▶ _Instructions to follow_: Repeat word for word the line with "Calculate the pH of a 0.019" and every line after it until the records below run out.

### Provided entries

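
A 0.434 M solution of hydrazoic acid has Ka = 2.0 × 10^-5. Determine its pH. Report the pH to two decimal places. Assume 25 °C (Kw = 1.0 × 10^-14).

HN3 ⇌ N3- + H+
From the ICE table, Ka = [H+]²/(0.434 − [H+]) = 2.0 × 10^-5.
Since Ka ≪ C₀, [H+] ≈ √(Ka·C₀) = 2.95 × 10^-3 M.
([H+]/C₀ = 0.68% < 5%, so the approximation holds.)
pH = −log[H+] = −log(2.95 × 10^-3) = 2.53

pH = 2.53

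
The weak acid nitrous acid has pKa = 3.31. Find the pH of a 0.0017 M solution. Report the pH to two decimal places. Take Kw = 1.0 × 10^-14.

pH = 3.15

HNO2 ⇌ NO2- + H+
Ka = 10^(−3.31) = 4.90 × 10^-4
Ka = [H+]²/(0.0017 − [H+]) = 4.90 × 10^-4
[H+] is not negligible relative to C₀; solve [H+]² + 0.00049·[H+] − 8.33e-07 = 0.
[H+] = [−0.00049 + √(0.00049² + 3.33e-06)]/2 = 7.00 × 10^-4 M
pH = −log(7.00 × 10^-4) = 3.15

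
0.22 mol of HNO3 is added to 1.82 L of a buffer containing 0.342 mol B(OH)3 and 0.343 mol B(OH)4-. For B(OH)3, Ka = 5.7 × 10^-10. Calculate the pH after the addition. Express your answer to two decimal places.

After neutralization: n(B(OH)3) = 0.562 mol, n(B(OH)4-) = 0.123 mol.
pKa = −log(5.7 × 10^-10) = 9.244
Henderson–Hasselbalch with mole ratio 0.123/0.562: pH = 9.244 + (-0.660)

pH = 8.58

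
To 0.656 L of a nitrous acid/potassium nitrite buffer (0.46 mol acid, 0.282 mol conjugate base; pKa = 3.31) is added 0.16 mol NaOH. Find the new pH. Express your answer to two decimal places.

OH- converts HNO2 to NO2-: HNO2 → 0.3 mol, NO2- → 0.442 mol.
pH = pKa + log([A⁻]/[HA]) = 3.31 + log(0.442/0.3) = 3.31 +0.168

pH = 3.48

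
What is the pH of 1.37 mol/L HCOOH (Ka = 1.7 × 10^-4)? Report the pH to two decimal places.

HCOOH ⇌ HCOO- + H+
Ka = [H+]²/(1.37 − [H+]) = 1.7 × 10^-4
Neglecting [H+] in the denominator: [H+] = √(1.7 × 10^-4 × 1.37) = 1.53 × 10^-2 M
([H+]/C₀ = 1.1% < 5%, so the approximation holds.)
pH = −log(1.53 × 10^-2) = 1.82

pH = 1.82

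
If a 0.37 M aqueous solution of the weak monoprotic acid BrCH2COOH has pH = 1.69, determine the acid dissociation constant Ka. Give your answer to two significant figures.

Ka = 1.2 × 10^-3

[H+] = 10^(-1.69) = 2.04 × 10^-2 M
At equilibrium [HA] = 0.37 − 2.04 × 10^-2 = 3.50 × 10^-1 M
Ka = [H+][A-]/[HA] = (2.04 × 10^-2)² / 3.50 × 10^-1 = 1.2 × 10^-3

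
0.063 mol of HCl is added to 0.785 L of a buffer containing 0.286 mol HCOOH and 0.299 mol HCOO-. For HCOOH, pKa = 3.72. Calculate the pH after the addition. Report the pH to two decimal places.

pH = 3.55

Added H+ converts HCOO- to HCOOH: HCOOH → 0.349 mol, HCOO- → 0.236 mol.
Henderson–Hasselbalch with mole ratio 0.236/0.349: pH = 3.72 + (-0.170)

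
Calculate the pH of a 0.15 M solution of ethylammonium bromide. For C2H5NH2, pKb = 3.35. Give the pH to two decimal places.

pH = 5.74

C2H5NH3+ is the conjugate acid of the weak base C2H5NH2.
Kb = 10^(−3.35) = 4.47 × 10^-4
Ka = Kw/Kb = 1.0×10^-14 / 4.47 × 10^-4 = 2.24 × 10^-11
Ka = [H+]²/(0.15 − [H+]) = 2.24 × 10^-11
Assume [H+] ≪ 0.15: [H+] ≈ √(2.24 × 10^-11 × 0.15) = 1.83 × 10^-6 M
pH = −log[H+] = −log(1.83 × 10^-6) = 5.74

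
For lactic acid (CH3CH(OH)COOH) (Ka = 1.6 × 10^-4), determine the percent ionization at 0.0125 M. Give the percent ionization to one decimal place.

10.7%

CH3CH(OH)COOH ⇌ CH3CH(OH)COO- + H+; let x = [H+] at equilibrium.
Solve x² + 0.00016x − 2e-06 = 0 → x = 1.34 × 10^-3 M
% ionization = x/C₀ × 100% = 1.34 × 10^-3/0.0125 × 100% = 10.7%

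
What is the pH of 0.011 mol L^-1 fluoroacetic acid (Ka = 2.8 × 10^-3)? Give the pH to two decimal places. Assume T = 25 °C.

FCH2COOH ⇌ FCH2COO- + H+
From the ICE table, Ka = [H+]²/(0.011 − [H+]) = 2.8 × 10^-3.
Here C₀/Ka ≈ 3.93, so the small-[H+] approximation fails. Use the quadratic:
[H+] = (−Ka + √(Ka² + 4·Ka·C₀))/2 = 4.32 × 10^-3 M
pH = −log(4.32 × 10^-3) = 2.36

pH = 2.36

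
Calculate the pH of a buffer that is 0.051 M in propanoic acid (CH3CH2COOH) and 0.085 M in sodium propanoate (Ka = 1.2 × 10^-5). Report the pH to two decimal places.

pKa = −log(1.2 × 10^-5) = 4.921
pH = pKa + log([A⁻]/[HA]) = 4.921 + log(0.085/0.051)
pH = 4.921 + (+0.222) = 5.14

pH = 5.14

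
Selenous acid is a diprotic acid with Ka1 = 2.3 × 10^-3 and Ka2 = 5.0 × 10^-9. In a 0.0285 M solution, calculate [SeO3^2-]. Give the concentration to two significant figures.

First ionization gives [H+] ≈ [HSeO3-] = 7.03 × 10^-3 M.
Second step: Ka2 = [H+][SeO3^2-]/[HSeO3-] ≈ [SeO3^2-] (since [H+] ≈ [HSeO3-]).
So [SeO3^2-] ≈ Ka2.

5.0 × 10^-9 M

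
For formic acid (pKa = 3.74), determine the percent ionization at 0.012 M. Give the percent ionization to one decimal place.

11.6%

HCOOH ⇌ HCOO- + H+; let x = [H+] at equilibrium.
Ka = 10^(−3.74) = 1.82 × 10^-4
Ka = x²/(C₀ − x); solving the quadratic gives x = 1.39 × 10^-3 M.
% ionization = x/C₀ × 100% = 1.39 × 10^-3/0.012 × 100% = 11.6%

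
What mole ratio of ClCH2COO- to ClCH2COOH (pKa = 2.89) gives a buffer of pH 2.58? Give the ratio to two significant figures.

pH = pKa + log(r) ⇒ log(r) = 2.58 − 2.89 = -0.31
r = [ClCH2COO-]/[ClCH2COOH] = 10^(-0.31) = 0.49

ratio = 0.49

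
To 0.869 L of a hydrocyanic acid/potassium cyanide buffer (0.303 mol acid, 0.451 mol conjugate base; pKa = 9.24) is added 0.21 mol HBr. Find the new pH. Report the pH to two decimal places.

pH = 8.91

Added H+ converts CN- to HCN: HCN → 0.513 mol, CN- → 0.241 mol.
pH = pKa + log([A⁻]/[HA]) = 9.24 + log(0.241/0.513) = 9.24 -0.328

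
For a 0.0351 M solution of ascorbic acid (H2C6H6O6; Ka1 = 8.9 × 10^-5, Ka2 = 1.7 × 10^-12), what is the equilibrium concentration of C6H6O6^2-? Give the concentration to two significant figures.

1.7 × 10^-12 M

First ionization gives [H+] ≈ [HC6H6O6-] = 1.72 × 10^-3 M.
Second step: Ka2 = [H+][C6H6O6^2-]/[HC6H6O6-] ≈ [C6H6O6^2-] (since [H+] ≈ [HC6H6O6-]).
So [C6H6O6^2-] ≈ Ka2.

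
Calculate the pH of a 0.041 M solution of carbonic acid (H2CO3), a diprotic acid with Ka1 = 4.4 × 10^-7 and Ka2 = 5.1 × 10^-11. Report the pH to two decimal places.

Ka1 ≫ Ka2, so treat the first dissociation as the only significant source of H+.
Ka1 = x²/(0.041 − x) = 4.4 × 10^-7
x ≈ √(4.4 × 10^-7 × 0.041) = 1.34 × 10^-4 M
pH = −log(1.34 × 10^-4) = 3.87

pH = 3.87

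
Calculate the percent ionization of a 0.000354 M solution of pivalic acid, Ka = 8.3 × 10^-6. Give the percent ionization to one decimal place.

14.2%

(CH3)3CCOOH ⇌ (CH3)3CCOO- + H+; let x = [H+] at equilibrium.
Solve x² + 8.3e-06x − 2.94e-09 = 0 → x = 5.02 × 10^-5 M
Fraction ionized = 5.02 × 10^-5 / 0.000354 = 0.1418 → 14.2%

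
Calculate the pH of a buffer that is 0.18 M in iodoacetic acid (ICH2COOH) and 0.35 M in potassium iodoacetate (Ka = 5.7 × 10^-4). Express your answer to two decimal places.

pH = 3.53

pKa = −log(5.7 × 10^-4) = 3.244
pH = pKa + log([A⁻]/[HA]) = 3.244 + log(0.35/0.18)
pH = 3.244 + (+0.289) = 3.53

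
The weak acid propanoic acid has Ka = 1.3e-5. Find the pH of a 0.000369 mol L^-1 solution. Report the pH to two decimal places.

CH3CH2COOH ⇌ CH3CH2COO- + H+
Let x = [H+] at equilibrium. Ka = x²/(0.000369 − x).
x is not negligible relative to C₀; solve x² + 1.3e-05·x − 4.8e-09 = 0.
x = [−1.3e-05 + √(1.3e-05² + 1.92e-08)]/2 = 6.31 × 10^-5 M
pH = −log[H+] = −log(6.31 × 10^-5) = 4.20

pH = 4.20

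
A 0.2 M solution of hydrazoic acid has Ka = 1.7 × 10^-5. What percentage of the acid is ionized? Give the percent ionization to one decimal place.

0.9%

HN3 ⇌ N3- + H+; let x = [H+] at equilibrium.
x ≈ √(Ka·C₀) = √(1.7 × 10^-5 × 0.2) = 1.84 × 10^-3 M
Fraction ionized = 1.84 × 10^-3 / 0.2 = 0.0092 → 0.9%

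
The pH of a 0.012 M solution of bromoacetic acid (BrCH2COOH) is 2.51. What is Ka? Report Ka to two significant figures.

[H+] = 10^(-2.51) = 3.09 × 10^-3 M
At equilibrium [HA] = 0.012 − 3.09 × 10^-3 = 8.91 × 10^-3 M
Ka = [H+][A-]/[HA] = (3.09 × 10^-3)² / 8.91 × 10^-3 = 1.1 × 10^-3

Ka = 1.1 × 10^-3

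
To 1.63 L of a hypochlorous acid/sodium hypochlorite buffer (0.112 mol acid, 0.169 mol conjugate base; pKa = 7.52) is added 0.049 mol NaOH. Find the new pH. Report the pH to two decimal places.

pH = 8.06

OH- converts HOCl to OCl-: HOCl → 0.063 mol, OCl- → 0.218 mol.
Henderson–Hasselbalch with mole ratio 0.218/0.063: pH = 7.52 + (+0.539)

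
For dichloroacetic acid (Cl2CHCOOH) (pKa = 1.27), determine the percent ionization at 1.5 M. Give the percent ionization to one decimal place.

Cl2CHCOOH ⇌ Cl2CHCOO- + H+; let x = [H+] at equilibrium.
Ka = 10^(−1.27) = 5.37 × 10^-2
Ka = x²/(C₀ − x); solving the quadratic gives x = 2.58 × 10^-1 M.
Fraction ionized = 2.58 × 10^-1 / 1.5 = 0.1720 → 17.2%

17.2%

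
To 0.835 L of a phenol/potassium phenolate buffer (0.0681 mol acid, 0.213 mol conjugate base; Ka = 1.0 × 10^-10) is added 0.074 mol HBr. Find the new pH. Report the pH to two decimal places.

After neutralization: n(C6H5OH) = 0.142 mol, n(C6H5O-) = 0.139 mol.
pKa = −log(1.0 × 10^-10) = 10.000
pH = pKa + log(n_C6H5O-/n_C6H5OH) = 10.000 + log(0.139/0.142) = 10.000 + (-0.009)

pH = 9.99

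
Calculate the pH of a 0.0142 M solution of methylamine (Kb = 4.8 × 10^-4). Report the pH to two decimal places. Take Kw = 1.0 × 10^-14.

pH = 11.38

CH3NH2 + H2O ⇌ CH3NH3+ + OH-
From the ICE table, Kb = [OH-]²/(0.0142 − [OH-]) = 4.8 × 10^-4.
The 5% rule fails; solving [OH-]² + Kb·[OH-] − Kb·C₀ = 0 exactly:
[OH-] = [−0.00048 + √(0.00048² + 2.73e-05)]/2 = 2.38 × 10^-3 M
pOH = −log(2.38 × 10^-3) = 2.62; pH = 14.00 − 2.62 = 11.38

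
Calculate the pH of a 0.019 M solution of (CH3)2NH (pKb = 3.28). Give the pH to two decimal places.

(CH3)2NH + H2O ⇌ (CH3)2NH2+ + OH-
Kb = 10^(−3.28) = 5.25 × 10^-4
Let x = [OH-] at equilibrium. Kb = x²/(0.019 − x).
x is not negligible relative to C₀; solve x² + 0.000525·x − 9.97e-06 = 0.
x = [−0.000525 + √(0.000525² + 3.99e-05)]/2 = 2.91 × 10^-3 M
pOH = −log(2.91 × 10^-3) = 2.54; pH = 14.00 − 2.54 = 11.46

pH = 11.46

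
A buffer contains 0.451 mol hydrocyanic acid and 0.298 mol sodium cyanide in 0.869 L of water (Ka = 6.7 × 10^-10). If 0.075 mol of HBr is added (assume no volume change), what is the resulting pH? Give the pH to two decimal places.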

######

▶ _Solution to this exercise_:
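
Calculate the pH of a 0.019 M solution of (CH3)2NH (pKb = 3.28). Give the pH to two decimal places.

(CH3)2NH + H2O ⇌ (CH3)2NH2+ + OH-
Kb = 10^(−3.28) = 5.25 × 10^-4
Let x = [OH-] at equilibrium. Kb = x²/(0.019 − x).
x is not negligible relative to C₀; solve x² + 0.000525·x − 9.97e-06 = 0.
x = [−0.000525 + √(0.000525² + 3.99e-05)]/2 = 2.91 × 10^-3 M
pOH = −log(2.91 × 10^-3) = 2.54; pH = 14.00 − 2.54 = 11.46

pH = 11.46

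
A buffer contains 0.451 mol hydrocyanic acid and 0.298 mol sodium cyanide in 0.869 L of water (Ka = 6.7 × 10^-10). If 0.075 mol of HBr is added (assume no volume change), what is the resulting pH? Give the pH to two decimal places.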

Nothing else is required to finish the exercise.